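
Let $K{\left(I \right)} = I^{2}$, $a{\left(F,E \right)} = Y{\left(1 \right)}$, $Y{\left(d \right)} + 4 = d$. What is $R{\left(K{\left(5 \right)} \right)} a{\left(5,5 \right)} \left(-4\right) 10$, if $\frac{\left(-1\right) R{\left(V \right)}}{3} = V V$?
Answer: $-225000$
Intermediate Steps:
$Y{\left(d \right)} = -4 + d$
$a{\left(F,E \right)} = -3$ ($a{\left(F,E \right)} = -4 + 1 = -3$)
$R{\left(V \right)} = - 3 V^{2}$ ($R{\left(V \right)} = - 3 V V = - 3 V^{2}$)
$R{\left(K{\left(5 \right)} \right)} a{\left(5,5 \right)} \left(-4\right) 10 = - 3 \left(5^{2}\right)^{2} \left(-3\right) \left(-4\right) 10 = - 3 \cdot 25^{2} \cdot 12 \cdot 10 = \left(-3\right) 625 \cdot 120 = \left(-1875\right) 120 = -225000$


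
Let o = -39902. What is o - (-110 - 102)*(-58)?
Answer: -52198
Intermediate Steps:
o - (-110 - 102)*(-58) = -39902 - (-110 - 102)*(-58) = -39902 - (-212)*(-58) = -39902 - 1*12296 = -39902 - 12296 = -52198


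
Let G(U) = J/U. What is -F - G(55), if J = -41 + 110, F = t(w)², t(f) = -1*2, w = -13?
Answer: -289/55 ≈ -5.2545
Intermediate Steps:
t(f) = -2
F = 4 (F = (-2)² = 4)
J = 69
G(U) = 69/U
-F - G(55) = -1*4 - 69/55 = -4 - 69/55 = -289/55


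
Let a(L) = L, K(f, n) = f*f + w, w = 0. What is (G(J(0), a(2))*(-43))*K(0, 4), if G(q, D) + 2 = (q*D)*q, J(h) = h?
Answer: 0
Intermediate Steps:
K(f, n) = f² (K(f, n) = f*f + 0 = f² + 0 = f²)
G(q, D) = -2 + D*q² (G(q, D) = -2 + (q*D)*q = -2 + (D*q)*q = -2 + D*q²)
(G(J(0), a(2))*(-43))*K(0, 4) = ((-2 + 2*0²)*(-43))*0² = ((-2 + 2*0)*(-43))*0 = ((-2 + 0)*(-43))*0 = -2*(-43)*0 = 86*0 = 0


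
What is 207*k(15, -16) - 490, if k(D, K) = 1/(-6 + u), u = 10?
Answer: -1753/4 ≈ -438.25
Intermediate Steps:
k(D, K) = ¼ (k(D, K) = 1/(-6 + 10) = 1/4 = ¼)
207*k(15, -16) - 490 = 207*(¼) - 490 = 207/4 - 490 = -1753/4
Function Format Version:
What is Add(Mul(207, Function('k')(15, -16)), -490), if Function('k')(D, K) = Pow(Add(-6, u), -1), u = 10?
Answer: Rational(-1753, 4) ≈ -438.25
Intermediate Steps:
Function('k')(D, K) = Rational(1, 4) (Function('k')(D, K) = Pow(Add(-6, 10), -1) = Pow(4, -1) = Rational(1, 4))
Add(Mul(207, Function('k')(15, -16)), -490) = Add(Mul(207, Rational(1, 4)), -490) = Add(Rational(207, 4), -490) = Rational(-1753, 4)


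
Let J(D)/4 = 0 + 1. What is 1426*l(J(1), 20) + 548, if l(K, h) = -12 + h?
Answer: 11956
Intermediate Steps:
J(D) = 4 (J(D) = 4*(0 + 1) = 4*1 = 4)
1426*l(J(1), 20) + 548 = 1426*(-12 + 20) + 548 = 1426*8 + 548 = 11408 + 548 = 11956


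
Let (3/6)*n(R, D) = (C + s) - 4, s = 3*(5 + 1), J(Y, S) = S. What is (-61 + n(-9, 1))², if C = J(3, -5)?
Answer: 1849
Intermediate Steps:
C = -5
s = 18 (s = 3*6 = 18)
n(R, D) = 18 (n(R, D) = 2*((-5 + 18) - 4) = 2*(13 - 4) = 2*9 = 18)
(-61 + n(-9, 1))² = (-61 + 18)² = (-43)² = 1849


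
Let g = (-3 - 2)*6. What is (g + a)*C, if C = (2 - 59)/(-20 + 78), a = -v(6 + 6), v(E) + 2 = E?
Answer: 1140/29 ≈ 39.310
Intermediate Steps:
v(E) = -2 + E
g = -30 (g = -5*6 = -30)
a = -10 (a = -(-2 + (6 + 6)) = -(-2 + 12) = -1*10 = -10)
C = -57/58 ≈ -0.98276
(g + a)*C = (-30 - 10)*(-57/58) = -40*(-57/58) = 1140/29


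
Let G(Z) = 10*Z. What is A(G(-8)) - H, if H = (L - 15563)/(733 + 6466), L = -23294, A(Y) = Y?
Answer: -537063/7199 ≈ -74.602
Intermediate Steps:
H = -38857/7199 (H = (-23294 - 15563)/(733 + 6466) = -38857/7199 ≈ -5.3976)
A(G(-8)) - H = 10*(-8) - 1*(-38857/7199) = -80 + 38857/7199 = -537063/7199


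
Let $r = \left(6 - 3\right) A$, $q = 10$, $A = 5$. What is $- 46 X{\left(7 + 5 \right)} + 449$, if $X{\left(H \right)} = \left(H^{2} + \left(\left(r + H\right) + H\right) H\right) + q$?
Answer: $-28163$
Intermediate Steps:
$r = 15$ ($r = \left(6 - 3\right) 5 = 3 \cdot 5 = 15$)
$X{\left(H \right)} = 10 + H^{2} + H \left(15 + 2 H\right)$ ($X{\left(H \right)} = \left(H^{2} + \left(\left(15 + H\right) + H\right) H\right) + 10 = \left(H^{2} + \left(15 + 2 H\right) H\right) + 10 = \left(H^{2} + H \left(15 + 2 H\right)\right) + 10 = 10 + H^{2} + H \left(15 + 2 H\right)$)
$- 46 X{\left(7 + 5 \right)} + 449 = - 46 \left(10 + 3 \left(7 + 5\right)^{2} + 15 \left(7 + 5\right)\right) + 449 = - 46 \left(10 + 3 \cdot 12^{2} + 15 \cdot 12\right) + 449 = - 46 \left(10 + 3 \cdot 144 + 180\right) + 449 = - 46 \left(10 + 432 + 180\right) + 449 = \left(-46\right) 622 + 449 = -28612 + 449 = -28163$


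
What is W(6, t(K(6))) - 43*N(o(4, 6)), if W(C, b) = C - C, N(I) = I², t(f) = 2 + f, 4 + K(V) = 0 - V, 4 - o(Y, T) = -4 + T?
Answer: -172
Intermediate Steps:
o(Y, T) = 8 - T (o(Y, T) = 4 - (-4 + T) = 4 + (4 - T) = 8 - T)
K(V) = -4 - V (K(V) = -4 + (0 - V) = -4 - V)
W(C, b) = 0
W(6, t(K(6))) - 43*N(o(4, 6)) = 0 - 43*(8 - 1*6)² = 0 - 43*(8 - 6)² = 0 - 43*2² = 0 - 43*4 = 0 - 172 = -172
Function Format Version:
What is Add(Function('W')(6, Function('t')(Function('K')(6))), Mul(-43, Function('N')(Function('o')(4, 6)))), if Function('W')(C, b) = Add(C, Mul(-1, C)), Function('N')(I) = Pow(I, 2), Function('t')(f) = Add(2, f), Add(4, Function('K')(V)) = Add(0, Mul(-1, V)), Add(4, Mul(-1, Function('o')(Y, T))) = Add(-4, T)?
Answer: -172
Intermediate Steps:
Function('o')(Y, T) = Add(8, Mul(-1, T)) (Function('o')(Y, T) = Add(4, Mul(-1, Add(-4, T))) = Add(4, Add(4, Mul(-1, T))) = Add(8, Mul(-1, T)))
Function('K')(V) = Add(-4, Mul(-1, V)) (Function('K')(V) = Add(-4, Add(0, Mul(-1, V))) = Add(-4, Mul(-1, V)))
Function('W')(C, b) = 0
Add(Function('W')(6, Function('t')(Function('K')(6))), Mul(-43, Function('N')(Function('o')(4, 6)))) = Add(0, Mul(-43, Pow(Add(8, Mul(-1, 6)), 2))) = Add(0, Mul(-43, Pow(Add(8, -6), 2))) = Add(0, Mul(-43, Pow(2, 2))) = Add(0, Mul(-43, 4)) = Add(0, -172) = -172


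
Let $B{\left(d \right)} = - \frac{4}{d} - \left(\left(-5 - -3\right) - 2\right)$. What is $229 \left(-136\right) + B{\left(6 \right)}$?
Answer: $- \frac{93422}{3} \approx -31141.0$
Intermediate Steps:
$B{\left(d \right)} = 4 - \frac{4}{d}$ ($B{\left(d \right)} = - \frac{4}{d} - \left(\left(-5 + 3\right) - 2\right) = - \frac{4}{d} - \left(-2 - 2\right) = - \frac{4}{d} - -4 = - \frac{4}{d} + 4 = 4 - \frac{4}{d}$)
$229 \left(-136\right) + B{\left(6 \right)} = 229 \left(-136\right) + \left(4 - \frac{4}{6}\right) = -31144 + \left(4 - \frac{2}{3}\right) = -31144 + \frac{10}{3} = - \frac{93422}{3}$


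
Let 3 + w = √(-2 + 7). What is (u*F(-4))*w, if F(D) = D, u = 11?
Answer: 132 - 44*√5 ≈ 33.613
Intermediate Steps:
w = -3 + √5 (w = -3 + √(-2 + 7) = -3 + √5 ≈ -0.76393)
(u*F(-4))*w = (11*(-4))*(-3 + √5) = -44*(-3 + √5) = 132 - 44*√5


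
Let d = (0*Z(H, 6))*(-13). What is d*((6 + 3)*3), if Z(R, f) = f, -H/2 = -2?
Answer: 0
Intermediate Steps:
H = 4 (H = -2*(-2) = 4)
d = 0 (d = (0*6)*(-13) = 0*(-13) = 0)
d*((6 + 3)*3) = 0*((6 + 3)*3) = 0*(9*3) = 0*27 = 0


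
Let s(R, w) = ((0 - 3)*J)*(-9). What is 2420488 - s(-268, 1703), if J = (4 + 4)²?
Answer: 2418760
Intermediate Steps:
J = 64 (J = 8² = 64)
s(R, w) = 1728 (s(R, w) = ((0 - 3)*64)*(-9) = -3*64*(-9) = -192*(-9) = 1728)
2420488 - s(-268, 1703) = 2420488 - 1*1728 = 2420488 - 1728 = 2418760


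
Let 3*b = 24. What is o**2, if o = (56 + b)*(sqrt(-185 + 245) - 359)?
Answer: 528142336 - 5881856*sqrt(15) ≈ 5.0536e+8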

* **Task item**
Working from the records above, write out verbatim only the lines from the line containing "Let (3/6)*n(R, D)" through the line containing "Answer: 1849".

* **Your response**
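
Let (3/6)*n(R, D) = (C + s) - 4, s = 3*(5 + 1), J(Y, S) = S. What is (-61 + n(-9, 1))², if C = J(3, -5)?
Answer: 1849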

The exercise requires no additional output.